What is expected: Can you restate the records below word for word?

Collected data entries

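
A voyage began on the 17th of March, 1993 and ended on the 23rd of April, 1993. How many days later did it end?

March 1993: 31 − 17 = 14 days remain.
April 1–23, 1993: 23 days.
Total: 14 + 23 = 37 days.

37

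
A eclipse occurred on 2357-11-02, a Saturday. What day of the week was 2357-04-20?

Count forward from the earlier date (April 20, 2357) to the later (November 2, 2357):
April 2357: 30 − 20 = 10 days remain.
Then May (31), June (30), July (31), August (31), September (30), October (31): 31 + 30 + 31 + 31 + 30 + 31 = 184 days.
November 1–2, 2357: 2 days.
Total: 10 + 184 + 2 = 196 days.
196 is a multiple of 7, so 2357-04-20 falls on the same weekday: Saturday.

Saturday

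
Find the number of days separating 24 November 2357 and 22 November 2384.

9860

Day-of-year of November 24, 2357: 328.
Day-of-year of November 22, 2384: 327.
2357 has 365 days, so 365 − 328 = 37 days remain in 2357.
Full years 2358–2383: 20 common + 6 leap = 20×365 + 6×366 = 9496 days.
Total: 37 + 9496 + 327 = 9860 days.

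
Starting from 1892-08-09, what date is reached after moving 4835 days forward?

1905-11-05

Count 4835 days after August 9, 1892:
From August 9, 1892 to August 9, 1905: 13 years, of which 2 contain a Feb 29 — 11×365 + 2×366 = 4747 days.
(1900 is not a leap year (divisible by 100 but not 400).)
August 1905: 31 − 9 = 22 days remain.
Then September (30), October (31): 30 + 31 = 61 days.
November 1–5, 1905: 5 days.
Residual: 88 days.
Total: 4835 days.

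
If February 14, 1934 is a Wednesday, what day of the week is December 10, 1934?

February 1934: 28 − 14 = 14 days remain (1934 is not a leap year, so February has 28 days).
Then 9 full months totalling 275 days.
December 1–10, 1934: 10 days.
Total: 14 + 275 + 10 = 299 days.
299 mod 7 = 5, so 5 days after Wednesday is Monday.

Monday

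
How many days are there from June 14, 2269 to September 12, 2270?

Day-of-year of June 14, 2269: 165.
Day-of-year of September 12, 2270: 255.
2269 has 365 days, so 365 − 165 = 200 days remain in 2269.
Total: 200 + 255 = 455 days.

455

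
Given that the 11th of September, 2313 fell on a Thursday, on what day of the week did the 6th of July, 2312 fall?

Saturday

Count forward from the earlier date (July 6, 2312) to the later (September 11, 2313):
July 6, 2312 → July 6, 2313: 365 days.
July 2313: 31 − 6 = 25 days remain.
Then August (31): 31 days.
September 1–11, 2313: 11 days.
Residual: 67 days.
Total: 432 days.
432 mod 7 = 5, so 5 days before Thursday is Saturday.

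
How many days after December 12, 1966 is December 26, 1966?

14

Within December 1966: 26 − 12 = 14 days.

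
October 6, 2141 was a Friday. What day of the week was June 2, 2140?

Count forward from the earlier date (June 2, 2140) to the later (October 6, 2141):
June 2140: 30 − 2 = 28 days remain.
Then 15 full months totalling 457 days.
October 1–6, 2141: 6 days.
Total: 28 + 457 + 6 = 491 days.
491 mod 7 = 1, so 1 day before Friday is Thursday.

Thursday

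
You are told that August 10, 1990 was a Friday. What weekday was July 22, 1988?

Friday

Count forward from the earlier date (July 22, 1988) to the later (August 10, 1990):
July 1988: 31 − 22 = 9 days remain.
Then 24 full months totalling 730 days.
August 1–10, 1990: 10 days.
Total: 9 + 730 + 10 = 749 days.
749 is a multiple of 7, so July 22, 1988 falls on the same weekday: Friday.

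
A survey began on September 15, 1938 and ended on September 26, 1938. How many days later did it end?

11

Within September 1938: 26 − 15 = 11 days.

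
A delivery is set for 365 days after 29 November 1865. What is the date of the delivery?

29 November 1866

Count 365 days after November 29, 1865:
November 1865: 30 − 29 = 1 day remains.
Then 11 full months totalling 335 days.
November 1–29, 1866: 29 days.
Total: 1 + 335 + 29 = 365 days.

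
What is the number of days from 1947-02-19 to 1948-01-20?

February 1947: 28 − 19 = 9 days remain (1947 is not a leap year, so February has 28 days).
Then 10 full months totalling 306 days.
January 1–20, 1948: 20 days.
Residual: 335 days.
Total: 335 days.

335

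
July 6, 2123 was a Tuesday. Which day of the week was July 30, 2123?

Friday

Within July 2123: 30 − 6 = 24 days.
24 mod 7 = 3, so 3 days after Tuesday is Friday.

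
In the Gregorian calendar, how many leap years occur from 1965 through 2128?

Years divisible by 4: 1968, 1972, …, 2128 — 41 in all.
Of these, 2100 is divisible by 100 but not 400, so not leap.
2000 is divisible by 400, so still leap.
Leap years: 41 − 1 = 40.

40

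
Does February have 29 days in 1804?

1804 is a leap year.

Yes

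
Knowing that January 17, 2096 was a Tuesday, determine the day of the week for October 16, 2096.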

Result for this exercise:
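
A voyage began on the 17th of March, 1993 and ended on the 23rd of April, 1993. How many days later did it end?

March 1993: 31 − 17 = 14 days remain.
April 1–23, 1993: 23 days.
Total: 14 + 23 = 37 days.

37

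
A eclipse occurred on 2357-11-02, a Saturday. What day of the week was 2357-04-20?

Count forward from the earlier date (April 20, 2357) to the later (November 2, 2357):
April 2357: 30 − 20 = 10 days remain.
Then May (31), June (30), July (31), August (31), September (30), October (31): 31 + 30 + 31 + 31 + 30 + 31 = 184 days.
November 1–2, 2357: 2 days.
Total: 10 + 184 + 2 = 196 days.
196 is a multiple of 7, so 2357-04-20 falls on the same weekday: Saturday.

Saturday

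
Find the number of days separating 24 November 2357 and 22 November 2384.

9860

Day-of-year of November 24, 2357: 328.
Day-of-year of November 22, 2384: 327.
2357 has 365 days, so 365 − 328 = 37 days remain in 2357.
Full years 2358–2383: 20 common + 6 leap = 20×365 + 6×366 = 9496 days.
Total: 37 + 9496 + 327 = 9860 days.

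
Starting from 1892-08-09, what date is reached after moving 4835 days forward?

1905-11-05

Count 4835 days after August 9, 1892:
From August 9, 1892 to August 9, 1905: 13 years, of which 2 contain a Feb 29 — 11×365 + 2×366 = 4747 days.
(1900 is not a leap year (divisible by 100 but not 400).)
August 1905: 31 − 9 = 22 days remain.
Then September (30), October (31): 30 + 31 = 61 days.
November 1–5, 1905: 5 days.
Residual: 88 days.
Total: 4835 days.

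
If February 14, 1934 is a Wednesday, what day of the week is December 10, 1934?

February 1934: 28 − 14 = 14 days remain (1934 is not a leap year, so February has 28 days).
Then 9 full months totalling 275 days.
December 1–10, 1934: 10 days.
Total: 14 + 275 + 10 = 299 days.
299 mod 7 = 5, so 5 days after Wednesday is Monday.

Monday

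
How many days are there from June 14, 2269 to September 12, 2270?

Day-of-year of June 14, 2269: 165.
Day-of-year of September 12, 2270: 255.
2269 has 365 days, so 365 − 165 = 200 days remain in 2269.
Total: 200 + 255 = 455 days.

455

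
Given that the 11th of September, 2313 fell on a Thursday, on what day of the week did the 6th of July, 2312 fall?

Saturday

Count forward from the earlier date (July 6, 2312) to the later (September 11, 2313):
July 6, 2312 → July 6, 2313: 365 days.
July 2313: 31 − 6 = 25 days remain.
Then August (31): 31 days.
September 1–11, 2313: 11 days.
Residual: 67 days.
Total: 432 days.
432 mod 7 = 5, so 5 days before Thursday is Saturday.

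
How many days after December 12, 1966 is December 26, 1966?

14

Within December 1966: 26 − 12 = 14 days.

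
October 6, 2141 was a Friday. What day of the week was June 2, 2140?

Count forward from the earlier date (June 2, 2140) to the later (October 6, 2141):
June 2140: 30 − 2 = 28 days remain.
Then 15 full months totalling 457 days.
October 1–6, 2141: 6 days.
Total: 28 + 457 + 6 = 491 days.
491 mod 7 = 1, so 1 day before Friday is Thursday.

Thursday

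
You are told that August 10, 1990 was a Friday. What weekday was July 22, 1988?

Friday

Count forward from the earlier date (July 22, 1988) to the later (August 10, 1990):
July 1988: 31 − 22 = 9 days remain.
Then 24 full months totalling 730 days.
August 1–10, 1990: 10 days.
Total: 9 + 730 + 10 = 749 days.
749 is a multiple of 7, so July 22, 1988 falls on the same weekday: Friday.

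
A survey began on September 15, 1938 and ended on September 26, 1938. How many days later did it end?

11

Within September 1938: 26 − 15 = 11 days.

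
A delivery is set for 365 days after 29 November 1865. What is the date of the delivery?

29 November 1866

Count 365 days after November 29, 1865:
November 1865: 30 − 29 = 1 day remains.
Then 11 full months totalling 335 days.
November 1–29, 1866: 29 days.
Total: 1 + 335 + 29 = 365 days.

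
What is the number of days from 1947-02-19 to 1948-01-20?

February 1947: 28 − 19 = 9 days remain (1947 is not a leap year, so February has 28 days).
Then 10 full months totalling 306 days.
January 1–20, 1948: 20 days.
Residual: 335 days.
Total: 335 days.

335

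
July 6, 2123 was a Tuesday. Which day of the week was July 30, 2123?

Friday

Within July 2123: 30 − 6 = 24 days.
24 mod 7 = 3, so 3 days after Tuesday is Friday.

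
In the Gregorian calendar, how many leap years occur from 1965 through 2128?

Years divisible by 4: 1968, 1972, …, 2128 — 41 in all.
Of these, 2100 is divisible by 100 but not 400, so not leap.
2000 is divisible by 400, so still leap.
Leap years: 41 − 1 = 40.

40

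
Does February have 29 days in 1804?

1804 is a leap year.

Yes

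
Knowing that January 17, 2096 was a Tuesday, determine the day of the week for October 16, 2096.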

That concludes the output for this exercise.